Task input »
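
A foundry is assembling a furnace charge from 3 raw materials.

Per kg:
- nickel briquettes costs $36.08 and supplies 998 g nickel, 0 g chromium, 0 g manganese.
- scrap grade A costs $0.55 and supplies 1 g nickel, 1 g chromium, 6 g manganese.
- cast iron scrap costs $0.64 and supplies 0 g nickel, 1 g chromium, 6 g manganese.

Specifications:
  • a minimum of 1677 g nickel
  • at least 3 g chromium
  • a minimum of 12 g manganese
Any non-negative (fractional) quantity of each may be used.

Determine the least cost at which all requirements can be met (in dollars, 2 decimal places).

$62.17

Set it up as a linear program. Let x1 = kg of nickel briquettes, x2 = kg of scrap grade A, x3 = kg of cast iron scrap.
Minimize 36.08x1 + 0.55x2 + 0.64x3 with:
  998x1 + 1x2 ≥ 1677   (nickel)
  1x2 + 1x3 ≥ 3   (chromium)
  6x2 + 6x3 ≥ 12   (manganese)
  x1, x2, x3 ≥ 0.
The cheapest feasible vertex uses only nickel briquettes, scrap grade A; cast iron scrap is not used. The nickel and chromium requirements are met with equality.
Optimal quantities: nickel briquettes = 1.6774 kg, scrap grade A = 3 kg.
Hence cost = 36.08·1.6774 + 0.55·3 = $62.1706.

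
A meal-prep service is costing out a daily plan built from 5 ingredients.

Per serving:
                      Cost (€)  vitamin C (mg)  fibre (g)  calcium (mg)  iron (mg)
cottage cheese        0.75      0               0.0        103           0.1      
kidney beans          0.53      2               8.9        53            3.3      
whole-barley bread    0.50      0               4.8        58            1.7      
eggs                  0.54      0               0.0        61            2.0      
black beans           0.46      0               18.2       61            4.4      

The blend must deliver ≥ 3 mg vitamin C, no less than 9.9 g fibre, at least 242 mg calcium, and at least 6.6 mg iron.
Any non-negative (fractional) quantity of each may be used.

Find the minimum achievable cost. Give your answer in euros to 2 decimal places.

Let x1 = servings of cottage cheese, x2 = servings of kidney beans, x3 = servings of whole-barley bread, x4 = servings of eggs, x5 = servings of black beans.
Minimise 0.75x1 + 0.53x2 + 0.5x3 + 0.54x4 + 0.46x5 s.t.:
  2x2 ≥ 3   (vitamin C)
  8.9x2 + 4.8x3 + 18.2x5 ≥ 9.9   (fibre)
  103x1 + 53x2 + 58x3 + 61x4 + 61x5 ≥ 242   (calcium)
  0.1x1 + 3.3x2 + 1.7x3 + 2x4 + 4.4x5 ≥ 6.6   (iron)
  x1, x2, x3, x4, x5 ≥ 0.
The optimal basis is {cottage cheese, kidney beans, black beans}; whole-barley bread, eggs drop out. The vitamin C, calcium, iron requirements are met with equality.
That vertex is x1 = 1.374, x2 = 1.5, x5 = 0.3438.
Total cost: 0.75·1.374 + 0.53·1.5 + 0.46·0.3438 = 1.9836.

€1.98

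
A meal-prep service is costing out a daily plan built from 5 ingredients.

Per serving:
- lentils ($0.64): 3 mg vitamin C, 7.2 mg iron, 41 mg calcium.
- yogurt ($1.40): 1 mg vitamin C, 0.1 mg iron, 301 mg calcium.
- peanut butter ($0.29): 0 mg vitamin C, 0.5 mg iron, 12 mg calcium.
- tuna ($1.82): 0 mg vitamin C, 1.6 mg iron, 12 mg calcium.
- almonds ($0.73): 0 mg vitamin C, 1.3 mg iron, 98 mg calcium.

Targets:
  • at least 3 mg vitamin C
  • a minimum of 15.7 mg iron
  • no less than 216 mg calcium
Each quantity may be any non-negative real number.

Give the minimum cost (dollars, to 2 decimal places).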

Exercise aim »
Nothing is to be left out; reproduce each record exactly.

The completed task »
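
A foundry is assembling a furnace charge from 3 raw materials.

Per kg:
- nickel briquettes costs $36.08 and supplies 998 g nickel, 0 g chromium, 0 g manganese.
- scrap grade A costs $0.55 and supplies 1 g nickel, 1 g chromium, 6 g manganese.
- cast iron scrap costs $0.64 and supplies 0 g nickel, 1 g chromium, 6 g manganese.

Specifications:
  • a minimum of 1677 g nickel
  • at least 3 g chromium
  • a minimum of 12 g manganese
Any non-negative (fractional) quantity of each may be used.

Determine the least cost at which all requirements can be met (in dollars, 2 decimal places).

$62.17

Set it up as a linear program. Let x1 = kg of nickel briquettes, x2 = kg of scrap grade A, x3 = kg of cast iron scrap.
Minimize 36.08x1 + 0.55x2 + 0.64x3 with:
  998x1 + 1x2 ≥ 1677   (nickel)
  1x2 + 1x3 ≥ 3   (chromium)
  6x2 + 6x3 ≥ 12   (manganese)
  x1, x2, x3 ≥ 0.
The cheapest feasible vertex uses only nickel briquettes, scrap grade A; cast iron scrap is not used. The nickel and chromium requirements are met with equality.
Optimal quantities: nickel briquettes = 1.6774 kg, scrap grade A = 3 kg.
Hence cost = 36.08·1.6774 + 0.55·3 = $62.1706.

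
A meal-prep service is costing out a daily plan built from 5 ingredients.

Per serving:
                      Cost (€)  vitamin C (mg)  fibre (g)  calcium (mg)  iron (mg)
cottage cheese        0.75      0               0.0        103           0.1      
kidney beans          0.53      2               8.9        53            3.3      
whole-barley bread    0.50      0               4.8        58            1.7      
eggs                  0.54      0               0.0        61            2.0      
black beans           0.46      0               18.2       61            4.4      

The blend must deliver ≥ 3 mg vitamin C, no less than 9.9 g fibre, at least 242 mg calcium, and at least 6.6 mg iron.
Any non-negative (fractional) quantity of each may be used.

Find the minimum achievable cost. Give your answer in euros to 2 decimal places.

Let x1 = servings of cottage cheese, x2 = servings of kidney beans, x3 = servings of whole-barley bread, x4 = servings of eggs, x5 = servings of black beans.
Minimise 0.75x1 + 0.53x2 + 0.5x3 + 0.54x4 + 0.46x5 s.t.:
  2x2 ≥ 3   (vitamin C)
  8.9x2 + 4.8x3 + 18.2x5 ≥ 9.9   (fibre)
  103x1 + 53x2 + 58x3 + 61x4 + 61x5 ≥ 242   (calcium)
  0.1x1 + 3.3x2 + 1.7x3 + 2x4 + 4.4x5 ≥ 6.6   (iron)
  x1, x2, x3, x4, x5 ≥ 0.
The optimal basis is {cottage cheese, kidney beans, black beans}; whole-barley bread, eggs drop out. The vitamin C, calcium, iron requirements are met with equality.
That vertex is x1 = 1.374, x2 = 1.5, x5 = 0.3438.
Total cost: 0.75·1.374 + 0.53·1.5 + 0.46·0.3438 = 1.9836.

€1.98

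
A meal-prep service is costing out a daily plan built from 5 ingredients.

Per serving:
- lentils ($0.64): 3 mg vitamin C, 7.2 mg iron, 41 mg calcium.
- yogurt ($1.40): 1 mg vitamin C, 0.1 mg iron, 301 mg calcium.
- peanut butter ($0.29): 0 mg vitamin C, 0.5 mg iron, 12 mg calcium.
- tuna ($1.82): 0 mg vitamin C, 1.6 mg iron, 12 mg calcium.
- almonds ($0.73): 0 mg vitamin C, 1.3 mg iron, 98 mg calcium.

Targets:
  • at least 3 mg vitamin C
  • a minimum of 15.7 mg iron
  • no less than 216 mg calcium
Each quantity may be any non-negative real number.

Give the minimum cost (dollars, to 2 decimal places).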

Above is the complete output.